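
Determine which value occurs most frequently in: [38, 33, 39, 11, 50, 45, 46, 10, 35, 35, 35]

35

Step 1: Count the frequency of each value:
  10: appears 1 time(s)
  11: appears 1 time(s)
  33: appears 1 time(s)
  35: appears 3 time(s)
  38: appears 1 time(s)
  39: appears 1 time(s)
  45: appears 1 time(s)
  46: appears 1 time(s)
  50: appears 1 time(s)
Step 2: The value 35 appears most frequently (3 times).
Step 3: Mode = 35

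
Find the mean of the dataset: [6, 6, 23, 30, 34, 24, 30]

21.8571

Step 1: Sum all values: 6 + 6 + 23 + 30 + 34 + 24 + 30 = 153
Step 2: Count the number of values: n = 7
Step 3: Mean = sum / n = 153 / 7 = 21.8571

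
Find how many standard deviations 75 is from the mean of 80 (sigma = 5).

-1

Step 1: Recall the z-score formula: z = (x - mu) / sigma
Step 2: Substitute values: z = (75 - 80) / 5
Step 3: z = -5 / 5 = -1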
________
• **Work instructions**:
Write out exactly those lines running from the line with "Find the mean" to the end of the data above, the first and last included.

• **Written response**:
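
Find the mean of the dataset: [6, 6, 23, 30, 34, 24, 30]

21.8571

Step 1: Sum all values: 6 + 6 + 23 + 30 + 34 + 24 + 30 = 153
Step 2: Count the number of values: n = 7
Step 3: Mean = sum / n = 153 / 7 = 21.8571

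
Find how many standard deviations 75 is from the mean of 80 (sigma = 5).

-1

Step 1: Recall the z-score formula: z = (x - mu) / sigma
Step 2: Substitute values: z = (75 - 80) / 5
Step 3: z = -5 / 5 = -1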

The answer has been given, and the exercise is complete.